- _WORK ITEM_:
Exactly as it appears, restate the whole listing.
== Segment start ==
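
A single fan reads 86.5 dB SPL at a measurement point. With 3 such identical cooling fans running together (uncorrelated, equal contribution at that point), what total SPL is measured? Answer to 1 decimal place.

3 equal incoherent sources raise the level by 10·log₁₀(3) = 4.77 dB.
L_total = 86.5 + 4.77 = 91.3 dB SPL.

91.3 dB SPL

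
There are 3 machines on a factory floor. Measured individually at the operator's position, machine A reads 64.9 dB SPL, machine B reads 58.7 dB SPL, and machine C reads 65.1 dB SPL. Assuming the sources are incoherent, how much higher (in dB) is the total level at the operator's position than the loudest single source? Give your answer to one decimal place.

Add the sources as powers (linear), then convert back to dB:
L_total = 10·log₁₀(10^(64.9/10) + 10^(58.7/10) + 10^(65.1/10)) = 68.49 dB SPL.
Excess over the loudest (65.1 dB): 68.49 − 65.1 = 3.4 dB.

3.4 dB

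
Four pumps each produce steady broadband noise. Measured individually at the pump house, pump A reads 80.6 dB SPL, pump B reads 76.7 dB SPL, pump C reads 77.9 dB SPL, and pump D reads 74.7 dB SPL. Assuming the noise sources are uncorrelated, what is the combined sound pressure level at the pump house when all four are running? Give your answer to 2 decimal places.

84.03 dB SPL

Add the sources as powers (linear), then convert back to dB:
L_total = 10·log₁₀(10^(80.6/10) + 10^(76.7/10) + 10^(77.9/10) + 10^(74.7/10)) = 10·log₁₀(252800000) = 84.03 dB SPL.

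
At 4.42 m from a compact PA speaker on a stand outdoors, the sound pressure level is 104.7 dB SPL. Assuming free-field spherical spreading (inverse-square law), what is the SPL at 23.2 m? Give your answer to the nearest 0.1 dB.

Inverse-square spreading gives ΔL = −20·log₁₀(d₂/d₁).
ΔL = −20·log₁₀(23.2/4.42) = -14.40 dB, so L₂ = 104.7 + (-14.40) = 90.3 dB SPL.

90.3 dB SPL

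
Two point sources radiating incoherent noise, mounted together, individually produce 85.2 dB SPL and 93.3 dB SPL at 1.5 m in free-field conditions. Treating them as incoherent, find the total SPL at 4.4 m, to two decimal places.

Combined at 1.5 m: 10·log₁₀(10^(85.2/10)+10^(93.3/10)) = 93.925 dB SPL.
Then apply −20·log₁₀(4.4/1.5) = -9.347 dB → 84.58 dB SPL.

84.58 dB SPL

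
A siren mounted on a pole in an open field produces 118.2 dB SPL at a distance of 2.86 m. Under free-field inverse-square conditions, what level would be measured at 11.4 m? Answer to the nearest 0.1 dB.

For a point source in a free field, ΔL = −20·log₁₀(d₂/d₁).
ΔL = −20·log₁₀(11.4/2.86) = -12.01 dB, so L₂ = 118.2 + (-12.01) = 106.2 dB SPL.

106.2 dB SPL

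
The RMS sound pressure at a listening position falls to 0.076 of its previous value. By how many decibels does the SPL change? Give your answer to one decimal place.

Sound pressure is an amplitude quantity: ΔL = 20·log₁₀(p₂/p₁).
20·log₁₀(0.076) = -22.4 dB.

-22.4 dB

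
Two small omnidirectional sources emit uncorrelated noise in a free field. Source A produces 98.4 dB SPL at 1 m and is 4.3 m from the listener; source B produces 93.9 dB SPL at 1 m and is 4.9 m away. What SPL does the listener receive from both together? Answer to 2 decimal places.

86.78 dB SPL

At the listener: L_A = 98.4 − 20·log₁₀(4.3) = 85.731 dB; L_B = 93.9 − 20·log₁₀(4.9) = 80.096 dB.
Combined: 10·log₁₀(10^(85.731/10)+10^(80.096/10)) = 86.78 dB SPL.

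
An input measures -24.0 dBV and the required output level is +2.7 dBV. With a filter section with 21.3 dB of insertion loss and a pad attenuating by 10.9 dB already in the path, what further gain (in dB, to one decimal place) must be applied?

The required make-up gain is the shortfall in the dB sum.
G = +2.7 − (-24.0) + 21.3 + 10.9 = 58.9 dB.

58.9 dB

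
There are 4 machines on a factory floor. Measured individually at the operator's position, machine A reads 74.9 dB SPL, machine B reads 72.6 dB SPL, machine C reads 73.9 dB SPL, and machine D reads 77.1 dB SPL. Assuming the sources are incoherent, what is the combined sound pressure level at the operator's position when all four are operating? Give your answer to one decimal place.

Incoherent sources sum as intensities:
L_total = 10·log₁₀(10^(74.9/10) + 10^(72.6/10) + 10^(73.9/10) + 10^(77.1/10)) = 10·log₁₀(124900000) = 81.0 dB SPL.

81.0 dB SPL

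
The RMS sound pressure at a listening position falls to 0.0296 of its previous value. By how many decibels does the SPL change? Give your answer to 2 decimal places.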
== Segment end ==
- _RESPONSE TO THIS EXERCISE_:
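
A single fan reads 86.5 dB SPL at a measurement point. With 3 such identical cooling fans running together (uncorrelated, equal contribution at that point), what total SPL is measured? Answer to 1 decimal place.

3 equal incoherent sources raise the level by 10·log₁₀(3) = 4.77 dB.
L_total = 86.5 + 4.77 = 91.3 dB SPL.

91.3 dB SPL

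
There are 3 machines on a factory floor. Measured individually at the operator's position, machine A reads 64.9 dB SPL, machine B reads 58.7 dB SPL, and machine C reads 65.1 dB SPL. Assuming the sources are incoherent, how much higher (in dB) is the total level at the operator's position than the loudest single source? Give your answer to one decimal place.

Add the sources as powers (linear), then convert back to dB:
L_total = 10·log₁₀(10^(64.9/10) + 10^(58.7/10) + 10^(65.1/10)) = 68.49 dB SPL.
Excess over the loudest (65.1 dB): 68.49 − 65.1 = 3.4 dB.

3.4 dB

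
Four pumps each produce steady broadband noise. Measured individually at the pump house, pump A reads 80.6 dB SPL, pump B reads 76.7 dB SPL, pump C reads 77.9 dB SPL, and pump D reads 74.7 dB SPL. Assuming the noise sources are uncorrelated, what is the combined sound pressure level at the pump house when all four are running? Give your answer to 2 decimal places.

84.03 dB SPL

Add the sources as powers (linear), then convert back to dB:
L_total = 10·log₁₀(10^(80.6/10) + 10^(76.7/10) + 10^(77.9/10) + 10^(74.7/10)) = 10·log₁₀(252800000) = 84.03 dB SPL.

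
At 4.42 m from a compact PA speaker on a stand outdoors, the sound pressure level is 104.7 dB SPL. Assuming free-field spherical spreading (inverse-square law), what is the SPL at 23.2 m? Give your answer to the nearest 0.1 dB.

Inverse-square spreading gives ΔL = −20·log₁₀(d₂/d₁).
ΔL = −20·log₁₀(23.2/4.42) = -14.40 dB, so L₂ = 104.7 + (-14.40) = 90.3 dB SPL.

90.3 dB SPL

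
Two point sources radiating incoherent noise, mounted together, individually produce 85.2 dB SPL and 93.3 dB SPL at 1.5 m in free-field conditions. Treating them as incoherent, find the total SPL at 4.4 m, to two decimal places.

Combined at 1.5 m: 10·log₁₀(10^(85.2/10)+10^(93.3/10)) = 93.925 dB SPL.
Then apply −20·log₁₀(4.4/1.5) = -9.347 dB → 84.58 dB SPL.

84.58 dB SPL

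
A siren mounted on a pole in an open field produces 118.2 dB SPL at a distance of 2.86 m. Under free-field inverse-square conditions, what level would be measured at 11.4 m? Answer to the nearest 0.1 dB.

For a point source in a free field, ΔL = −20·log₁₀(d₂/d₁).
ΔL = −20·log₁₀(11.4/2.86) = -12.01 dB, so L₂ = 118.2 + (-12.01) = 106.2 dB SPL.

106.2 dB SPL

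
The RMS sound pressure at a listening position falls to 0.076 of its previous value. By how many decibels does the SPL change? Give your answer to one decimal place.

Sound pressure is an amplitude quantity: ΔL = 20·log₁₀(p₂/p₁).
20·log₁₀(0.076) = -22.4 dB.

-22.4 dB

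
Two small omnidirectional sources emit uncorrelated noise in a free field. Source A produces 98.4 dB SPL at 1 m and is 4.3 m from the listener; source B produces 93.9 dB SPL at 1 m and is 4.9 m away. What SPL does the listener receive from both together? Answer to 2 decimal places.

86.78 dB SPL

At the listener: L_A = 98.4 − 20·log₁₀(4.3) = 85.731 dB; L_B = 93.9 − 20·log₁₀(4.9) = 80.096 dB.
Combined: 10·log₁₀(10^(85.731/10)+10^(80.096/10)) = 86.78 dB SPL.

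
An input measures -24.0 dBV and the required output level is +2.7 dBV. With a filter section with 21.3 dB of insertion loss and a pad attenuating by 10.9 dB already in the path, what further gain (in dB, to one decimal place) must be applied?

The required make-up gain is the shortfall in the dB sum.
G = +2.7 − (-24.0) + 21.3 + 10.9 = 58.9 dB.

58.9 dB

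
There are 4 machines on a factory floor. Measured individually at the operator's position, machine A reads 74.9 dB SPL, machine B reads 72.6 dB SPL, machine C reads 73.9 dB SPL, and machine D reads 77.1 dB SPL. Assuming the sources are incoherent, what is the combined sound pressure level at the operator's position when all four are operating? Give your answer to one decimal place.

Incoherent sources sum as intensities:
L_total = 10·log₁₀(10^(74.9/10) + 10^(72.6/10) + 10^(73.9/10) + 10^(77.1/10)) = 10·log₁₀(124900000) = 81.0 dB SPL.

81.0 dB SPL

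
The RMS sound pressure at a listening position falls to 0.0296 of its previous value. By how many decibels does the SPL change? Give your answer to 2 decimal places.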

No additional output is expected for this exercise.